* **Your objective**
Could you return every record below without changing a word?

Collected data

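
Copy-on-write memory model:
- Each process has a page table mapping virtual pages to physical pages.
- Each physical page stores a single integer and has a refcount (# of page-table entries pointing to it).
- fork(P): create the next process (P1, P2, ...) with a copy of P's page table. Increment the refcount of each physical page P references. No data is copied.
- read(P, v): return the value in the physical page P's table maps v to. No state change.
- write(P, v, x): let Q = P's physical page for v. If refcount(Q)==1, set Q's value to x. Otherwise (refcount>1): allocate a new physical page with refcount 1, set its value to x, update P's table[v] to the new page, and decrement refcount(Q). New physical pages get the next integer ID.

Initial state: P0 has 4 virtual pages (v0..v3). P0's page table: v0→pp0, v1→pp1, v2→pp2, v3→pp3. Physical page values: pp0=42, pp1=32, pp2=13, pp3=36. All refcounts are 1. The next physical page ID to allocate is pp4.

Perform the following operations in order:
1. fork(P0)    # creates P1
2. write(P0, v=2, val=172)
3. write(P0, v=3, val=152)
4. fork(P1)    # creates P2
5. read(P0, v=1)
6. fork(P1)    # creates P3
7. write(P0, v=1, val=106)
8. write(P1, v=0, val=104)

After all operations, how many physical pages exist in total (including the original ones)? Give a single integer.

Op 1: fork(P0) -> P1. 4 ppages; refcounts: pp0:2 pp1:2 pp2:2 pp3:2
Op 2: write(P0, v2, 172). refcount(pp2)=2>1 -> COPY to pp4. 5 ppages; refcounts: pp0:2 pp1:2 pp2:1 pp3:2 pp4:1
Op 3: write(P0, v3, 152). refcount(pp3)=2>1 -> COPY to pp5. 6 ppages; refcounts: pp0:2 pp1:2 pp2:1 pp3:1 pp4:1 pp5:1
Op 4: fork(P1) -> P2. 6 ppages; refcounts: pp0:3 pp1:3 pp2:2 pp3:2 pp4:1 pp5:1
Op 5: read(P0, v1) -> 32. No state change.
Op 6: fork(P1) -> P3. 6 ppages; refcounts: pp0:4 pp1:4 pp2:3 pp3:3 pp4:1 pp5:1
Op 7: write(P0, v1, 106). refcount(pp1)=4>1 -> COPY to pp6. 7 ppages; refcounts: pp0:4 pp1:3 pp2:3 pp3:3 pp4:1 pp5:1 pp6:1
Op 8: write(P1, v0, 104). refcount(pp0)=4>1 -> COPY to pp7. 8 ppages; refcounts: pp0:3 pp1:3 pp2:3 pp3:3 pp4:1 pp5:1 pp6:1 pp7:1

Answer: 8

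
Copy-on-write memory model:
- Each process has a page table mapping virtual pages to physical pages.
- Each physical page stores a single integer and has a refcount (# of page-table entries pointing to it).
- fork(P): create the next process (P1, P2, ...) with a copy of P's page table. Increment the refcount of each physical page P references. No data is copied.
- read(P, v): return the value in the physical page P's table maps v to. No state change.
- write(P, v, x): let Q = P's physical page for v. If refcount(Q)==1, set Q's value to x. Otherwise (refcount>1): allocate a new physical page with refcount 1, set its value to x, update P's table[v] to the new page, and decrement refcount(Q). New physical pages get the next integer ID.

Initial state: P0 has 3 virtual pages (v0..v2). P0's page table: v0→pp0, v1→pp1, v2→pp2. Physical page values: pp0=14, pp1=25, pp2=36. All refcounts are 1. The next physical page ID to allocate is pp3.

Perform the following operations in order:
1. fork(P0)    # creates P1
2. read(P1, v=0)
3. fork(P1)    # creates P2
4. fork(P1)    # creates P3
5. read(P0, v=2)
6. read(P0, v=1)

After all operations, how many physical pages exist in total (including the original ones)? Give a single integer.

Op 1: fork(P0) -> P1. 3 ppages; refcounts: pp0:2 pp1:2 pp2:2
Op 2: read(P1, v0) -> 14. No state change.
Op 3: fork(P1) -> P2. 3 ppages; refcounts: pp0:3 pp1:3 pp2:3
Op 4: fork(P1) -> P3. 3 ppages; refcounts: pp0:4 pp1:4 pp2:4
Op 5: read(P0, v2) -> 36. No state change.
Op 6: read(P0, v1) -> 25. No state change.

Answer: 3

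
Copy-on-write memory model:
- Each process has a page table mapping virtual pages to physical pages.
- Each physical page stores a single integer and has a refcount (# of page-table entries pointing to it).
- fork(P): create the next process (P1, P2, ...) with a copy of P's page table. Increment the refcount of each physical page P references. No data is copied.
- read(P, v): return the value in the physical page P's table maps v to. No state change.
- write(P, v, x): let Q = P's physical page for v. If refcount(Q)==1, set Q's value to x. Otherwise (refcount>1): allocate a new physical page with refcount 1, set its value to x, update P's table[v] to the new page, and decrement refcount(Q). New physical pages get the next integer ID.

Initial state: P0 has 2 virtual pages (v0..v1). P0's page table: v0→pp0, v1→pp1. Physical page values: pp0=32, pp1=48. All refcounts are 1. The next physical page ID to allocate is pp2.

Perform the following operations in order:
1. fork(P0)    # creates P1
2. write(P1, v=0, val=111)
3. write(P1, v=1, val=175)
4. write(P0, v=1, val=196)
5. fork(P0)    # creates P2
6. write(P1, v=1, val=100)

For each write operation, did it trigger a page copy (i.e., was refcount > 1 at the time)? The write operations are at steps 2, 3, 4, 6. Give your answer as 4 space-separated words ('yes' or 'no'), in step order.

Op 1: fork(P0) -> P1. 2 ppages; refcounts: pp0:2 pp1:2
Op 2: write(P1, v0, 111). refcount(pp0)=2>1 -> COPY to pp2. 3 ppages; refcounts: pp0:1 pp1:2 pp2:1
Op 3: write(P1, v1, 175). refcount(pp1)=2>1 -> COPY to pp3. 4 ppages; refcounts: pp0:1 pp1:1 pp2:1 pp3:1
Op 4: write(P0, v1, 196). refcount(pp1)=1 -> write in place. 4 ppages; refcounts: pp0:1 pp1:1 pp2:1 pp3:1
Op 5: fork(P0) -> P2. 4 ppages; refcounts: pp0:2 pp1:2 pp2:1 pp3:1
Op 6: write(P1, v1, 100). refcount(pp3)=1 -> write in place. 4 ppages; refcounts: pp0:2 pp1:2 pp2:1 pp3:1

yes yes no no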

* **Written response**
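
Copy-on-write memory model:
- Each process has a page table mapping virtual pages to physical pages.
- Each physical page stores a single integer and has a refcount (# of page-table entries pointing to it).
- fork(P): create the next process (P1, P2, ...) with a copy of P's page table. Increment the refcount of each physical page P references. No data is copied.
- read(P, v): return the value in the physical page P's table maps v to. No state change.
- write(P, v, x): let Q = P's physical page for v. If refcount(Q)==1, set Q's value to x. Otherwise (refcount>1): allocate a new physical page with refcount 1, set its value to x, update P's table[v] to the new page, and decrement refcount(Q). New physical pages get the next integer ID.

Initial state: P0 has 4 virtual pages (v0..v3). P0's page table: v0→pp0, v1→pp1, v2→pp2, v3→pp3. Physical page values: pp0=42, pp1=32, pp2=13, pp3=36. All refcounts are 1. The next physical page ID to allocate is pp4.

Perform the following operations in order:
1. fork(P0)    # creates P1
2. write(P0, v=2, val=172)
3. write(P0, v=3, val=152)
4. fork(P1)    # creates P2
5. read(P0, v=1)
6. fork(P1)    # creates P3
7. write(P0, v=1, val=106)
8. write(P1, v=0, val=104)

After all operations, how many physical pages exist in total (including the original ones)? Give a single integer.

Op 1: fork(P0) -> P1. 4 ppages; refcounts: pp0:2 pp1:2 pp2:2 pp3:2
Op 2: write(P0, v2, 172). refcount(pp2)=2>1 -> COPY to pp4. 5 ppages; refcounts: pp0:2 pp1:2 pp2:1 pp3:2 pp4:1
Op 3: write(P0, v3, 152). refcount(pp3)=2>1 -> COPY to pp5. 6 ppages; refcounts: pp0:2 pp1:2 pp2:1 pp3:1 pp4:1 pp5:1
Op 4: fork(P1) -> P2. 6 ppages; refcounts: pp0:3 pp1:3 pp2:2 pp3:2 pp4:1 pp5:1
Op 5: read(P0, v1) -> 32. No state change.
Op 6: fork(P1) -> P3. 6 ppages; refcounts: pp0:4 pp1:4 pp2:3 pp3:3 pp4:1 pp5:1
Op 7: write(P0, v1, 106). refcount(pp1)=4>1 -> COPY to pp6. 7 ppages; refcounts: pp0:4 pp1:3 pp2:3 pp3:3 pp4:1 pp5:1 pp6:1
Op 8: write(P1, v0, 104). refcount(pp0)=4>1 -> COPY to pp7. 8 ppages; refcounts: pp0:3 pp1:3 pp2:3 pp3:3 pp4:1 pp5:1 pp6:1 pp7:1

Answer: 8

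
Copy-on-write memory model:
- Each process has a page table mapping virtual pages to physical pages.
- Each physical page stores a single integer and has a refcount (# of page-table entries pointing to it).
- fork(P): create the next process (P1, P2, ...) with a copy of P's page table. Increment the refcount of each physical page P references. No data is copied.
- read(P, v): return the value in the physical page P's table maps v to. No state change.
- write(P, v, x): let Q = P's physical page for v. If refcount(Q)==1, set Q's value to x. Otherwise (refcount>1): allocate a new physical page with refcount 1, set its value to x, update P's table[v] to the new page, and decrement refcount(Q). New physical pages get the next integer ID.

Initial state: P0 has 3 virtual pages (v0..v2). P0's page table: v0→pp0, v1→pp1, v2→pp2. Physical page values: pp0=14, pp1=25, pp2=36. All refcounts are 1. The next physical page ID to allocate is pp3.

Perform the following operations in order:
1. fork(P0)    # creates P1
2. read(P1, v=0)
3. fork(P1)    # creates P2
4. fork(P1)    # creates P3
5. read(P0, v=2)
6. read(P0, v=1)

After all operations, how many physical pages exist in total (including the original ones)? Give a single integer.

Op 1: fork(P0) -> P1. 3 ppages; refcounts: pp0:2 pp1:2 pp2:2
Op 2: read(P1, v0) -> 14. No state change.
Op 3: fork(P1) -> P2. 3 ppages; refcounts: pp0:3 pp1:3 pp2:3
Op 4: fork(P1) -> P3. 3 ppages; refcounts: pp0:4 pp1:4 pp2:4
Op 5: read(P0, v2) -> 36. No state change.
Op 6: read(P0, v1) -> 25. No state change.

Answer: 3

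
Copy-on-write memory model:
- Each process has a page table mapping virtual pages to physical pages.
- Each physical page stores a single integer and has a refcount (# of page-table entries pointing to it).
- fork(P): create the next process (P1, P2, ...) with a copy of P's page table. Increment the refcount of each physical page P references. No data is copied.
- read(P, v): return the value in the physical page P's table maps v to. No state change.
- write(P, v, x): let Q = P's physical page for v. If refcount(Q)==1, set Q's value to x. Otherwise (refcount>1): allocate a new physical page with refcount 1, set its value to x, update P's table[v] to the new page, and decrement refcount(Q). New physical pages get the next integer ID.

Initial state: P0 has 2 virtual pages (v0..v1). P0's page table: v0→pp0, v1→pp1. Physical page values: pp0=32, pp1=48. All refcounts are 1. The next physical page ID to allocate is pp2.

Perform the following operations in order:
1. fork(P0)    # creates P1
2. write(P1, v=0, val=111)
3. write(P1, v=1, val=175)
4. write(P0, v=1, val=196)
5. fork(P0)    # creates P2
6. write(P1, v=1, val=100)

For each write operation, did it trigger a page copy (i.e., was refcount > 1 at the time)? The write operations are at steps 2, 3, 4, 6. Give your answer as 4 space-separated words ('yes' or 'no'), in step order.

Op 1: fork(P0) -> P1. 2 ppages; refcounts: pp0:2 pp1:2
Op 2: write(P1, v0, 111). refcount(pp0)=2>1 -> COPY to pp2. 3 ppages; refcounts: pp0:1 pp1:2 pp2:1
Op 3: write(P1, v1, 175). refcount(pp1)=2>1 -> COPY to pp3. 4 ppages; refcounts: pp0:1 pp1:1 pp2:1 pp3:1
Op 4: write(P0, v1, 196). refcount(pp1)=1 -> write in place. 4 ppages; refcounts: pp0:1 pp1:1 pp2:1 pp3:1
Op 5: fork(P0) -> P2. 4 ppages; refcounts: pp0:2 pp1:2 pp2:1 pp3:1
Op 6: write(P1, v1, 100). refcount(pp3)=1 -> write in place. 4 ppages; refcounts: pp0:2 pp1:2 pp2:1 pp3:1

yes yes no no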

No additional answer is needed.